:: TASK STATEMENT ::
Within the records below, find the line containing "An isolation chain uses two". Reproduce it and each line after it exactly, and nothing else.

:: MATERIAL SHOWN ::
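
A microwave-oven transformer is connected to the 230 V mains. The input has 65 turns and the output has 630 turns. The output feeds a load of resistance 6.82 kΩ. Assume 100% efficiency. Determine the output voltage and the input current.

V_out = V_in × N_out/N_in = 230 × 630/65 = 2229.2 V.
I_out = V_out/R = 2229.2/6820 = 0.32687 A.
I_in = I_out × N_out/N_in = 0.32687 × 630/65 = 3.17 A.

V_out ≈ 2230 V, I_in ≈ 3.17 A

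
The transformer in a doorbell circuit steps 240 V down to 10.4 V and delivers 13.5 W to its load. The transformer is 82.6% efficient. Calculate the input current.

I_in ≈ 0.0681 A

P_in = P_out/η = 13.5/0.826 = 16.344 W.
I_in = P_in/V_in = 16.344/240 = 0.0681 A.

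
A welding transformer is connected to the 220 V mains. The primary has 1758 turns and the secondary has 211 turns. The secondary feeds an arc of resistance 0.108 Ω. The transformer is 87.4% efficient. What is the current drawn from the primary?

V_s = 220 × 211/1758 = 26.405 V.
I_s = V_s/R = 26.405/0.108 = 244.49 A.
P_out = V_s I_s = 26.405 × 244.49 = 6455.8 W.
P_in = P_out/η = 6455.8/0.874 = 7386.5 W.
I_p = P_in/V_p = 7386.5/220 = 33.6 A.

I_p ≈ 33.6 A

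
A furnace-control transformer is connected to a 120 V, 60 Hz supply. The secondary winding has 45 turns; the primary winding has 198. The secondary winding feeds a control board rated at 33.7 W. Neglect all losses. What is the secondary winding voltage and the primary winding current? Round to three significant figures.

V_s ≈ 27.3 V, I_p ≈ 0.281 A

V_s = V_p × N_s/N_p = 120 × 45/198 = 27.273 V.
I_s = P/V_s = 33.7/27.273 = 1.2357 A.
I_p = I_s × N_s/N_p = 1.2357 × 45/198 = 0.281 A.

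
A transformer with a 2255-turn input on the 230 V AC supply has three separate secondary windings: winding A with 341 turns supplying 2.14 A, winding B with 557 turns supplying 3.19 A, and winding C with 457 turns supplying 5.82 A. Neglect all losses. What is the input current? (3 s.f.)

V_A = 230 × 341/2255 = 34.780 V; V_B = 230 × 557/2255 = 56.812 V; V_C = 230 × 457/2255 = 46.612 V.
P_out = V_A I_A + V_B I_B + V_C I_C = 34.780×2.14 + 56.812×3.19 + 46.612×5.82 = 74.430 + 181.23 + 271.28 = 526.94 W.
Ideal ⇒ P_in = P_out, so I_in = P_out/V_in = 526.94/230 = 2.29 A.

I_in ≈ 2.29 A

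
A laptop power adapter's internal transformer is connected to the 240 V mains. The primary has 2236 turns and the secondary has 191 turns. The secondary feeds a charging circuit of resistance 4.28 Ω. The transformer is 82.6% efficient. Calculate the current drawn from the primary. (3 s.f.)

I_p ≈ 0.495 A

V_s = 240 × 191/2236 = 20.501 V.
I_s = V_s/R = 20.501/4.28 = 4.7899 A.
P_out = V_s I_s = 20.501 × 4.7899 = 98.198 W.
P_in = P_out/η = 98.198/0.826 = 118.88 W.
I_p = P_in/V_p = 118.88/240 = 0.495 A.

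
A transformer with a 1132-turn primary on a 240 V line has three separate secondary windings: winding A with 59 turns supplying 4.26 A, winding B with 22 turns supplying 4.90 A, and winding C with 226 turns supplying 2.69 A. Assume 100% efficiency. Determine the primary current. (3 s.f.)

I_p ≈ 0.854 A

V_A = 240 × 59/1132 = 12.509 V; V_B = 240 × 22/1132 = 4.6643 V; V_C = 240 × 226/1132 = 47.915 V.
P_out = V_A I_A + V_B I_B + V_C I_C = 12.509×4.26 + 4.6643×4.90 + 47.915×2.69 = 53.288 + 22.855 + 128.89 = 205.03 W.
Ideal ⇒ P_in = P_out, so I_p = P_out/V_p = 205.03/240 = 0.854 A.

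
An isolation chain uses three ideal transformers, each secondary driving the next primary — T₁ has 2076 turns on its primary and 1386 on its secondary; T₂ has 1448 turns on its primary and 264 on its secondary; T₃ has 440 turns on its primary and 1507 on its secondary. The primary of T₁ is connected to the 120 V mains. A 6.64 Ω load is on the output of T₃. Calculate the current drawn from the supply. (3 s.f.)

I_supply ≈ 3.14 A

After T₁: V = 120.00 × 1386/2076 = 80.116 V.
After T₂: V = 80.116 × 264/1448 = 14.607 V.
After T₃: V = 14.607 × 1507/440 = 50.028 V.
I_load = 50.028/6.64 = 7.5343 A, so P_out = 50.028 × 7.5343 = 376.93 W.
All ideal ⇒ P_in = P_out, so I_supply = 376.93/120 = 3.14 A.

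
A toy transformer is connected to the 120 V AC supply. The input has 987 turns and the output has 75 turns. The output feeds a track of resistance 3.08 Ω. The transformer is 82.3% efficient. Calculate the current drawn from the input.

I_in ≈ 0.273 A

V_out = 120 × 75/987 = 9.1185 V.
I_out = V_out/R = 9.1185/3.08 = 2.9606 A.
P_out = V_out I_out = 9.1185 × 2.9606 = 26.996 W.
P_in = P_out/η = 26.996/0.823 = 32.802 W.
I_in = P_in/V_in = 32.802/120 = 0.273 A.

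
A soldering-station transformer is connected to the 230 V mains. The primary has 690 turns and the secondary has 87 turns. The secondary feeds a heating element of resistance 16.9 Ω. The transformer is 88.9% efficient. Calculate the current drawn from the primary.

I_p ≈ 0.243 A

V_s = 230 × 87/690 = 29.000 V.
I_s = V_s/R = 29.000/16.9 = 1.7160 A.
P_out = V_s I_s = 29.000 × 1.7160 = 49.763 W.
P_in = P_out/η = 49.763/0.889 = 55.977 W.
I_p = P_in/V_p = 55.977/230 = 0.243 A.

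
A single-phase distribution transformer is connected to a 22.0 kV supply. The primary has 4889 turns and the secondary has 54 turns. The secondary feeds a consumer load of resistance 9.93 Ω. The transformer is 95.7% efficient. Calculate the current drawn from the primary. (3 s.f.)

V_s = 22000 × 54/4889 = 242.99 V.
I_s = V_s/R = 242.99/9.93 = 24.471 A.
P_out = V_s I_s = 242.99 × 24.471 = 5946.3 W.
P_in = P_out/η = 5946.3/0.957 = 6213.4 W.
I_p = P_in/V_p = 6213.4/22000 = 0.282 A.

I_p ≈ 0.282 A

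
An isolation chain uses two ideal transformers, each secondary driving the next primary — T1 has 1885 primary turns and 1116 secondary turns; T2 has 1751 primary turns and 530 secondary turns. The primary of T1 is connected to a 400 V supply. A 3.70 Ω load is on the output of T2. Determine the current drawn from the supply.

I_supply ≈ 3.47 A

After T1: V = 400.00 × 1116/1885 = 236.82 V.
After T2: V = 236.82 × 530/1751 = 71.681 V.
I_load = 71.681/3.70 = 19.373 A, so P_out = 71.681 × 19.373 = 1388.7 W.
All ideal ⇒ P_in = P_out, so I_supply = 1388.7/400 = 3.47 A.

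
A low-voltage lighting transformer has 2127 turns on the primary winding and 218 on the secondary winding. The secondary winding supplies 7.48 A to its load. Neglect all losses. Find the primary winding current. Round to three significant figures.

For an ideal transformer I_p/I_s = N_s/N_p, so I_p = 7.48 × 218/2127 = 0.767 A.

I_p ≈ 0.767 A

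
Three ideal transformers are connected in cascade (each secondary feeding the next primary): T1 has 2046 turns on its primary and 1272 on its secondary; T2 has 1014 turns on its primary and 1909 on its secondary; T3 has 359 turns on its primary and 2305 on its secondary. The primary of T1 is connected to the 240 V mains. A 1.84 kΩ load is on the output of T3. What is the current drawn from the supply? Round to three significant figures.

I_supply ≈ 7.37 A

After T1: V = 240.00 × 1272/2046 = 149.21 V.
After T2: V = 149.21 × 1909/1014 = 280.91 V.
After T3: V = 280.91 × 2305/359 = 1803.6 V.
I_load = 1803.6/1840 = 0.98021 A, so P_out = 1803.6 × 0.98021 = 1767.9 W.
All ideal ⇒ P_in = P_out, so I_supply = 1767.9/240 = 7.37 A.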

:: ANSWER SPACE ::
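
An isolation chain uses two ideal transformers, each secondary driving the next primary — T1 has 1885 primary turns and 1116 secondary turns; T2 has 1751 primary turns and 530 secondary turns. The primary of T1 is connected to a 400 V supply. A 3.70 Ω load is on the output of T2. Determine the current drawn from the supply.

I_supply ≈ 3.47 A

After T1: V = 400.00 × 1116/1885 = 236.82 V.
After T2: V = 236.82 × 530/1751 = 71.681 V.
I_load = 71.681/3.70 = 19.373 A, so P_out = 71.681 × 19.373 = 1388.7 W.
All ideal ⇒ P_in = P_out, so I_supply = 1388.7/400 = 3.47 A.

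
A low-voltage lighting transformer has 2127 turns on the primary winding and 218 on the secondary winding. The secondary winding supplies 7.48 A to its load. Neglect all losses. Find the primary winding current. Round to three significant figures.

For an ideal transformer I_p/I_s = N_s/N_p, so I_p = 7.48 × 218/2127 = 0.767 A.

I_p ≈ 0.767 A

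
Three ideal transformers are connected in cascade (each secondary feeding the next primary): T1 has 2046 turns on its primary and 1272 on its secondary; T2 has 1014 turns on its primary and 1909 on its secondary; T3 has 359 turns on its primary and 2305 on its secondary. The primary of T1 is connected to the 240 V mains. A 1.84 kΩ load is on the output of T3. What is the current drawn from the supply? Round to three significant figures.

I_supply ≈ 7.37 A

After T1: V = 240.00 × 1272/2046 = 149.21 V.
After T2: V = 149.21 × 1909/1014 = 280.91 V.
After T3: V = 280.91 × 2305/359 = 1803.6 V.
I_load = 1803.6/1840 = 0.98021 A, so P_out = 1803.6 × 0.98021 = 1767.9 W.
All ideal ⇒ P_in = P_out, so I_supply = 1767.9/240 = 7.37 A.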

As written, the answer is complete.